--- INSTRUCTIONS TO FOLLOW ---
The required output is every record, reproduced exactly.

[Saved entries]
_ _ _ _

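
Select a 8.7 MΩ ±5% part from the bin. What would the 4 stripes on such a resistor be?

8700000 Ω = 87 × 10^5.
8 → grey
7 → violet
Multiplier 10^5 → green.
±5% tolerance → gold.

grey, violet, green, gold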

_ _ _ _

--- WRITTEN RESPONSE ---
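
Select a 8.7 MΩ ±5% part from the bin. What would the 4 stripes on such a resistor be?

8700000 Ω = 87 × 10^5.
8 → grey
7 → violet
Multiplier 10^5 → green.
±5% tolerance → gold.

grey, violet, green, gold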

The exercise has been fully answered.